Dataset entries

- - - - - - -

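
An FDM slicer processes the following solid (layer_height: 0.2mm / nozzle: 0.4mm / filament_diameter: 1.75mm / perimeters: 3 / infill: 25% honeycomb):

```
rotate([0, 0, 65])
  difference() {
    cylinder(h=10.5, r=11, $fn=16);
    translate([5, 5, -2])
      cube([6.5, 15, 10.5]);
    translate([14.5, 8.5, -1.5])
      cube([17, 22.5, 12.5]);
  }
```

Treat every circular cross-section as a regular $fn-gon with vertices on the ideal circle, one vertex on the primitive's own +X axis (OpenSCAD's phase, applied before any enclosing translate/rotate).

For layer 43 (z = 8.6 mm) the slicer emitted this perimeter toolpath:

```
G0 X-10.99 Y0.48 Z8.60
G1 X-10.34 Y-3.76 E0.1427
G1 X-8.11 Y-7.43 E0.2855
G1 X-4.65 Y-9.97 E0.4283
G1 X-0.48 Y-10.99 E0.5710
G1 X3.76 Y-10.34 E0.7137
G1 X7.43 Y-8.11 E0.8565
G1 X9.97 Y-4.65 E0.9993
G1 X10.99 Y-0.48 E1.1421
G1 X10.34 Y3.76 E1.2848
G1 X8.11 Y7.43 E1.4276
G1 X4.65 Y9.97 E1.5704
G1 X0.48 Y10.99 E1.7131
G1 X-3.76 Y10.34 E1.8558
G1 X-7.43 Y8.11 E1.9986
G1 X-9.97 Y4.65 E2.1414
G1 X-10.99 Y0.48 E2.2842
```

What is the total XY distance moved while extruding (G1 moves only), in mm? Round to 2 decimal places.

68.68 mm

Sum the Euclidean lengths of each G1 segment: total = 68.68 mm.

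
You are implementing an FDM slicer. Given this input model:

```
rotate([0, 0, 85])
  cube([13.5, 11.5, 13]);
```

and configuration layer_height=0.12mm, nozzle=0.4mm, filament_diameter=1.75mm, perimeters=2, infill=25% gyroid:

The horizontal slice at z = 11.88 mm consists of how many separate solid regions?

At z = 11.88 mm: the cube is present — its section is the full 13.5×11.5 rectangle; (rotated 85° about Z; rotation is an isometry so areas/perimeters/island counts are preserved). The result has 1 disconnected region.

1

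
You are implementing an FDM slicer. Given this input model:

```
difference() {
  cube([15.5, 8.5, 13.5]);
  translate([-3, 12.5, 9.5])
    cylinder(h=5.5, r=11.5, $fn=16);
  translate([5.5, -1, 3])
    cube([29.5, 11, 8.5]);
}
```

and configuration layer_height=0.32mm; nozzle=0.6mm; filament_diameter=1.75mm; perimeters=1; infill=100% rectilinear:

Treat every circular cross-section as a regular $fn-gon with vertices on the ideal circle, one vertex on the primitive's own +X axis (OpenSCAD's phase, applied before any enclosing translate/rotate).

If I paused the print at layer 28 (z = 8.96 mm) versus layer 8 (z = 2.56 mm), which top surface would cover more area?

layer 8 (z = 2.56 mm)

Layer 28 (z = 8.96): the cube (footprint 15.5×8.5) is included at this height (area 131.75 mm²); the cylinder at (-3, 12.5) is absent (z outside [9.5, 15]); the cube at (5.5, -1) is present — its section is the full 29.5×11 rectangle (area 324.50 mm²); Subtracting the remaining from the first: starting from the 15.5×8.5 cube (131.75 mm²), the 29.5×11 cube at (5.5, -1) partially overlaps it — only the 85.00 mm² overlap (of its 324.50 mm²) is removed, clipping the outline — area = 46.75 mm². So its area = 46.75 mm². Layer 8 (z = 2.56): the cube is present — its section is the full 15.5×8.5 rectangle (area 131.75 mm²); the cylinder at (-3, 12.5) is absent (z outside [9.5, 15]); the cube at (5.5, -1) does not reach this height (z outside [3, 11.5]); Taking the first minus the rest: none of the subtracted shapes is present at this height, so the 15.5×8.5 cube is unchanged — area = 131.75 mm². So its area = 131.75 mm². Layer 8 is larger (131.75 vs 46.75 mm²).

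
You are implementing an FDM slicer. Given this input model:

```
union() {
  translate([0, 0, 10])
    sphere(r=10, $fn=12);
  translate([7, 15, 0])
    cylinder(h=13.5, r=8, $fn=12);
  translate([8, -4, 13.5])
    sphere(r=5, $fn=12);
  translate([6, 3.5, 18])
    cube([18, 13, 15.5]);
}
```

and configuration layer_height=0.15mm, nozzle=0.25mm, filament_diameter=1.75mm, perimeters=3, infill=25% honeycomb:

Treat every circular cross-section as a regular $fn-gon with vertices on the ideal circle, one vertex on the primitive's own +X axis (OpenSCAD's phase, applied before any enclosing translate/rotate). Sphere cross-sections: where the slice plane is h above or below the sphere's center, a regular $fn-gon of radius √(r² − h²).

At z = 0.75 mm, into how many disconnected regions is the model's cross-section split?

2

At z = 0.75 mm: the sphere: section is a regular 12-gon, circumradius = √(r²−h²) = √(10²−9.25²) = 3.800; the r=8 cylinder at (7, 15) contributes a regular 12-gon of circumradius 8; the sphere at (8, -4) is absent (|z−center|=12.750 > r=5); the cube at (6, 3.5) does not reach this height (z outside [18, 33.5]); Taking the union: the 2 present regions are separate (no shared area or edge), so areas and boundary lengths simply add and each stays a separate island — 2 connected regions. The result has 2 disconnected regions.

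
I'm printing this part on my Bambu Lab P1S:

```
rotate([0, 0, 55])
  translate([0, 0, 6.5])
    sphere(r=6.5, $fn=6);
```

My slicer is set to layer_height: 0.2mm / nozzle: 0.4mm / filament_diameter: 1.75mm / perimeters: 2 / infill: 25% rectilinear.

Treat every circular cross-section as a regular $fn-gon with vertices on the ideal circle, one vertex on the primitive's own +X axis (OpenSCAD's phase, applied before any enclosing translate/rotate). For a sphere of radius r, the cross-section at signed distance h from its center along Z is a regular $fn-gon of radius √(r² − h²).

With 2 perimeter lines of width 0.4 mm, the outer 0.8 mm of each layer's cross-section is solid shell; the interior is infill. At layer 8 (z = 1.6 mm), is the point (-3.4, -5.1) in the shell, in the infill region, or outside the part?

outside

At z = 1.6 mm: the r=6.5 sphere slices to a regular 6-gon of circumradius 4.271 (√(r²−h²) with h=4.9 from center); (whole slice rotated 55° about Z — lengths, areas and connectivity unchanged). Overall, the cross-section is a single solid region. Undo the 55° rotation: the query point maps to (-6.128, -0.140) in the un-rotated model frame. The nearest boundary edge runs (-2.14, 3.70)→(-4.27, 0.00); distance from the point to it = 1.86 mm. The point is not inside any of the regions above, so it lies outside the cross-section (1.86 mm from the nearest boundary).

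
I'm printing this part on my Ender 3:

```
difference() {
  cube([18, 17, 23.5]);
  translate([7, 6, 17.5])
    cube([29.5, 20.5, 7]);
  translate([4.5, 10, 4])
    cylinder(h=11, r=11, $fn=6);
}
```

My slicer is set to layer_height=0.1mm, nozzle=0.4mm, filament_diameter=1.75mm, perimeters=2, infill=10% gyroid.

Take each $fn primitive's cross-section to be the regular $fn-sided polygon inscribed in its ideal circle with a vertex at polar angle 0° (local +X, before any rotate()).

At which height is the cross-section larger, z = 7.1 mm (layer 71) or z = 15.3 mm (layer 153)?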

- - - - - - -

■ **YOUR OBJECTIVE**: Lines holding "printing": count them across the data and reply with the number alone.

■ **EXERCISE RESULT**: 2